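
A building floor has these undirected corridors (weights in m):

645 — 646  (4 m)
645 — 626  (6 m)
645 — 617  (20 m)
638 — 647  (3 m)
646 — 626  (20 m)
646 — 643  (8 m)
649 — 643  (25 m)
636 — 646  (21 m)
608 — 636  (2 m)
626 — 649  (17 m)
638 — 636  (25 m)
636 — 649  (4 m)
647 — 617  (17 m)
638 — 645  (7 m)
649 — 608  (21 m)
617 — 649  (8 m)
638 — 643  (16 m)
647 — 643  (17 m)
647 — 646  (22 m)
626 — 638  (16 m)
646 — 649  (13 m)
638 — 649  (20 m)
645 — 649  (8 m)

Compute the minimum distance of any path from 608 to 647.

Running Dijkstra from 608:
608: 0
636: 2  (via 608)
649: 6  (via 636)
617: 14  (via 649)
645: 14  (via 649)
646: 18  (via 645)
626: 20  (via 645)
638: 21  (via 645)
647: 24  (via 638)
Shortest route: 608 → 636 → 649 → 645 → 638 → 647 = 24 m.

24 m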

━━━━━━━━━━━━━━━━━━━━━━━━━━━━━━

> The task: Each entry above is to be copied out exactly as written.

> Written solution:
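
A building floor has these undirected corridors (weights in m):

645 — 646  (4 m)
645 — 626  (6 m)
645 — 617  (20 m)
638 — 647  (3 m)
646 — 626  (20 m)
646 — 643  (8 m)
649 — 643  (25 m)
636 — 646  (21 m)
608 — 636  (2 m)
626 — 649  (17 m)
638 — 636  (25 m)
636 — 649  (4 m)
647 — 617  (17 m)
638 — 645  (7 m)
649 — 608  (21 m)
617 — 649  (8 m)
638 — 643  (16 m)
647 — 643  (17 m)
647 — 646  (22 m)
626 — 638  (16 m)
646 — 649  (13 m)
638 — 649  (20 m)
645 — 649  (8 m)

Compute the minimum distance of any path from 608 to 647.

Running Dijkstra from 608:
608: 0
636: 2  (via 608)
649: 6  (via 636)
617: 14  (via 649)
645: 14  (via 649)
646: 18  (via 645)
626: 20  (via 645)
638: 21  (via 645)
647: 24  (via 638)
Shortest route: 608 → 636 → 649 → 645 → 638 → 647 = 24 m.

24 m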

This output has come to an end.